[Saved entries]
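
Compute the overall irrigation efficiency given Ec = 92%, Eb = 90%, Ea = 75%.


Ec = 0.92, Eb = 0.9, Ea = 0.75
E = 0.92 * 0.9 * 0.75 * 100 = 62.1000%

62.1000 %


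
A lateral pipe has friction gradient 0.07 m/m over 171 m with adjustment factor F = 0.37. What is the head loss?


hf = J * L * F = 0.07 * 171 * 0.37 = 4.4289 m

4.4289 m


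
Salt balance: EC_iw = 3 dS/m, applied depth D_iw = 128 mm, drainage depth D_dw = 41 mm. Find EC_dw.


EC_dw = EC_iw * D_iw / D_dw
EC_dw = 3 * 128 / 41
EC_dw = 384 / 41

9.3659 dS/m


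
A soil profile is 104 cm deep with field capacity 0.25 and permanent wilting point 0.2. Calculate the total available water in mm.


AWC = (FC - PWP) * d * 10
AWC = (0.25 - 0.2) * 104 * 10
AWC = 0.0500 * 104 * 10

52.0000 mm


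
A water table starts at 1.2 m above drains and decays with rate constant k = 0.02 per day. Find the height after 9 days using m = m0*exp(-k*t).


m = m0 * exp(-k*t)
m = 1.2 * exp(-0.02 * 9)
m = 1.2 * exp(-0.1800)

1.0023 m


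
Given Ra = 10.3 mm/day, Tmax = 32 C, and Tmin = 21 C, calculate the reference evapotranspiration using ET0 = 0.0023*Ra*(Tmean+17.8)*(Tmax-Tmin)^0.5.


Tmean = (Tmax + Tmin)/2 = (32 + 21)/2 = 26.5
ET0 = 0.0023 * 10.3 * (26.5 + 17.8) * sqrt(32 - 21)
ET0 = 0.0023 * 10.3 * 44.3 * 3.316625

3.4807 mm/day


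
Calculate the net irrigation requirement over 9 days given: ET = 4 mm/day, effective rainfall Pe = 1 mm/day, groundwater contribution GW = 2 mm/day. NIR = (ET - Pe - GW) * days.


Daily deficit = ET - Pe - GW = 4 - 1 - 2 = 1 mm/day
NIR = 1 * 9 = 9 mm

9.0000 mm


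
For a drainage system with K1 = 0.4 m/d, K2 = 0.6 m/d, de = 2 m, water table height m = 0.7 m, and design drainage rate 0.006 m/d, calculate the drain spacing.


S^2 = 8*K2*de*m/q + 4*K1*m^2/q
S^2 = 8*0.6*2*0.7/0.006 + 4*0.4*0.7^2/0.006
S = sqrt(1250.6667)

35.3648 m


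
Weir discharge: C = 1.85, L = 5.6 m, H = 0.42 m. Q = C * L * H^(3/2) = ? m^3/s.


Q = C * L * H^(3/2) = 1.85 * 5.6 * 0.42^1.5 = 1.85 * 5.6 * 0.272191

2.8199 m^3/s


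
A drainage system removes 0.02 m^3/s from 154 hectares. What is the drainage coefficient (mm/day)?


DC = Q * 86400 / (A * 10000) * 1000
DC = 0.02 * 86400 / (154 * 10000) * 1000
DC = 1728000.0000 / 1540000

1.1221 mm/day


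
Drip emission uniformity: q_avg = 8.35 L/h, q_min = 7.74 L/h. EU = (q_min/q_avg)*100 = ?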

- [Problem description]
Set down the preceding data verbatim. Every line belongs in the copy.

- [Output for this exercise]
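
Compute the overall irrigation efficiency given Ec = 92%, Eb = 90%, Ea = 75%.


Ec = 0.92, Eb = 0.9, Ea = 0.75
E = 0.92 * 0.9 * 0.75 * 100 = 62.1000%

62.1000 %


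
A lateral pipe has friction gradient 0.07 m/m over 171 m with adjustment factor F = 0.37. What is the head loss?


hf = J * L * F = 0.07 * 171 * 0.37 = 4.4289 m

4.4289 m


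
Salt balance: EC_iw = 3 dS/m, applied depth D_iw = 128 mm, drainage depth D_dw = 41 mm. Find EC_dw.


EC_dw = EC_iw * D_iw / D_dw
EC_dw = 3 * 128 / 41
EC_dw = 384 / 41

9.3659 dS/m


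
A soil profile is 104 cm deep with field capacity 0.25 and permanent wilting point 0.2. Calculate the total available water in mm.


AWC = (FC - PWP) * d * 10
AWC = (0.25 - 0.2) * 104 * 10
AWC = 0.0500 * 104 * 10

52.0000 mm


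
A water table starts at 1.2 m above drains and decays with rate constant k = 0.02 per day. Find the height after 9 days using m = m0*exp(-k*t).


m = m0 * exp(-k*t)
m = 1.2 * exp(-0.02 * 9)
m = 1.2 * exp(-0.1800)

1.0023 m


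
Given Ra = 10.3 mm/day, Tmax = 32 C, and Tmin = 21 C, calculate the reference evapotranspiration using ET0 = 0.0023*Ra*(Tmean+17.8)*(Tmax-Tmin)^0.5.


Tmean = (Tmax + Tmin)/2 = (32 + 21)/2 = 26.5
ET0 = 0.0023 * 10.3 * (26.5 + 17.8) * sqrt(32 - 21)
ET0 = 0.0023 * 10.3 * 44.3 * 3.316625

3.4807 mm/day


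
Calculate the net irrigation requirement over 9 days given: ET = 4 mm/day, effective rainfall Pe = 1 mm/day, groundwater contribution GW = 2 mm/day. NIR = (ET - Pe - GW) * days.


Daily deficit = ET - Pe - GW = 4 - 1 - 2 = 1 mm/day
NIR = 1 * 9 = 9 mm

9.0000 mm


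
For a drainage system with K1 = 0.4 m/d, K2 = 0.6 m/d, de = 2 m, water table height m = 0.7 m, and design drainage rate 0.006 m/d, calculate the drain spacing.


S^2 = 8*K2*de*m/q + 4*K1*m^2/q
S^2 = 8*0.6*2*0.7/0.006 + 4*0.4*0.7^2/0.006
S = sqrt(1250.6667)

35.3648 m


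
Weir discharge: C = 1.85, L = 5.6 m, H = 0.42 m. Q = C * L * H^(3/2) = ? m^3/s.


Q = C * L * H^(3/2) = 1.85 * 5.6 * 0.42^1.5 = 1.85 * 5.6 * 0.272191

2.8199 m^3/s


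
A drainage system removes 0.02 m^3/s from 154 hectares. What is the drainage coefficient (mm/day)?


DC = Q * 86400 / (A * 10000) * 1000
DC = 0.02 * 86400 / (154 * 10000) * 1000
DC = 1728000.0000 / 1540000

1.1221 mm/day


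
Drip emission uniformity: q_avg = 8.35 L/h, q_min = 7.74 L/h. EU = (q_min/q_avg)*100 = ?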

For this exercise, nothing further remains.